DIRECTIONS FOR THIS TASK. The response should be the complete listing below, unchanged.
***** PROVIDED INFORMATION
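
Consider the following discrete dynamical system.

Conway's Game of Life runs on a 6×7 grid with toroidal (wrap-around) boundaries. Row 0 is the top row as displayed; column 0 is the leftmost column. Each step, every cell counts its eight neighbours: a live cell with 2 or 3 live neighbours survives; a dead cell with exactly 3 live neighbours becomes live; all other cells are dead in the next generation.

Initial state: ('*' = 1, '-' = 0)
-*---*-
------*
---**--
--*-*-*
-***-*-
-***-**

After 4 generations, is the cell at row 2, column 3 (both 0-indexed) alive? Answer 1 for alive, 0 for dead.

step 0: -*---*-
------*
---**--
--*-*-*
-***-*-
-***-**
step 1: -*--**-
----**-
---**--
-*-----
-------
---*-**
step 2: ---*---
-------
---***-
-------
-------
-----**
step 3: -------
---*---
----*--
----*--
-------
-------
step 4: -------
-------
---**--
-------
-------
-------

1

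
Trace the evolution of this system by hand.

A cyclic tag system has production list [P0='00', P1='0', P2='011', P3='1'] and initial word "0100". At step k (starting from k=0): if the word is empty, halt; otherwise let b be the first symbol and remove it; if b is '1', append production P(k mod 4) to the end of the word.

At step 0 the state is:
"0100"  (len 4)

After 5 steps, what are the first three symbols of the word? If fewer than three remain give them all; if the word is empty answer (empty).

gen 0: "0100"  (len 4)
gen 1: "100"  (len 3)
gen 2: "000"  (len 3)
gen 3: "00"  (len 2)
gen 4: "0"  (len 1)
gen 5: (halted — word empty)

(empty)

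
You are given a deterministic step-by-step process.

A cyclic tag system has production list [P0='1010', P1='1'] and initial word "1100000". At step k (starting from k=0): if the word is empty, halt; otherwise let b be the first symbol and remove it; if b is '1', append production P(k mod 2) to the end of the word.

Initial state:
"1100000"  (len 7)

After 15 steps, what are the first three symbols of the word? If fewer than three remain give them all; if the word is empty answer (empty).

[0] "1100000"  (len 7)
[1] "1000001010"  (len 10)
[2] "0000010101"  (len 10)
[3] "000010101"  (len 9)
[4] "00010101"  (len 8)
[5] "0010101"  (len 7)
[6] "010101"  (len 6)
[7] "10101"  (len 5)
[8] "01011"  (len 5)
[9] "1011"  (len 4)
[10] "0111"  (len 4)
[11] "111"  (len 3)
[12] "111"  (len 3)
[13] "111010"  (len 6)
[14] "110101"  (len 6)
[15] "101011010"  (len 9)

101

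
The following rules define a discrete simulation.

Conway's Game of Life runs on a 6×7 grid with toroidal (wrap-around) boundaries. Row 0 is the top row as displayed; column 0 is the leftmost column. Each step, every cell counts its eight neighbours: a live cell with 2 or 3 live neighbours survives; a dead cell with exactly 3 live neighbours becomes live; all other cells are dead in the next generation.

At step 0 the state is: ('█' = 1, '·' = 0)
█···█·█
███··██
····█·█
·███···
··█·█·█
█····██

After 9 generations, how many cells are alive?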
**********
FINISHED EXERCISE.
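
Consider the following discrete dynamical system.

Conway's Game of Life runs on a 6×7 grid with toroidal (wrap-around) boundaries. Row 0 is the top row as displayed; column 0 is the leftmost column. Each step, every cell counts its eight neighbours: a live cell with 2 or 3 live neighbours survives; a dead cell with exactly 3 live neighbours becomes live; all other cells are dead in the next generation.

Initial state: ('*' = 1, '-' = 0)
-*---*-
------*
---**--
--*-*-*
-***-*-
-***-**

After 4 generations, is the cell at row 2, column 3 (both 0-indexed) alive? Answer 1 for alive, 0 for dead.

step 0: -*---*-
------*
---**--
--*-*-*
-***-*-
-***-**
step 1: -*--**-
----**-
---**--
-*-----
-------
---*-**
step 2: ---*---
-------
---***-
-------
-------
-----**
step 3: -------
---*---
----*--
----*--
-------
-------
step 4: -------
-------
---**--
-------
-------
-------

1

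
Trace the evolution of this system by hand.

A cyclic tag system has production list [P0='00', P1='0', P2='011', P3='1'] and initial word "0100". At step k (starting from k=0): if the word is empty, halt; otherwise let b be the first symbol and remove it; if b is '1', append production P(k mod 4) to the end of the word.

At step 0 the state is:
"0100"  (len 4)

After 5 steps, what are the first three symbols of the word? If fewer than three remain give them all; if the word is empty answer (empty).

gen 0: "0100"  (len 4)
gen 1: "100"  (len 3)
gen 2: "000"  (len 3)
gen 3: "00"  (len 2)
gen 4: "0"  (len 1)
gen 5: (halted — word empty)

(empty)

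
You are given a deterministic step-by-step process.

A cyclic tag system has production list [P0='1010', P1='1'] and initial word "1100000". At step k (starting from k=0): if the word is empty, halt; otherwise let b be the first symbol and remove it; if b is '1', append production P(k mod 2) to the end of the word.

Initial state:
"1100000"  (len 7)

After 15 steps, what are the first three symbols of the word? If fewer than three remain give them all; if the word is empty answer (empty).

[0] "1100000"  (len 7)
[1] "1000001010"  (len 10)
[2] "0000010101"  (len 10)
[3] "000010101"  (len 9)
[4] "00010101"  (len 8)
[5] "0010101"  (len 7)
[6] "010101"  (len 6)
[7] "10101"  (len 5)
[8] "01011"  (len 5)
[9] "1011"  (len 4)
[10] "0111"  (len 4)
[11] "111"  (len 3)
[12] "111"  (len 3)
[13] "111010"  (len 6)
[14] "110101"  (len 6)
[15] "101011010"  (len 9)

101

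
The following rules define a discrete simulation.

Conway's Game of Life runs on a 6×7 grid with toroidal (wrap-around) boundaries. Row 0 is the top row as displayed; column 0 is the leftmost column. Each step, every cell counts its eight neighbours: a live cell with 2 or 3 live neighbours survives; a dead cell with exactly 3 live neighbours becomes live; all other cells are dead in the next generation.

At step 0 the state is: ('█' = 1, '·' = 0)
█···█·█
███··██
····█·█
·███···
··█·█·█
█····██

After 9 generations, how many cells are alive?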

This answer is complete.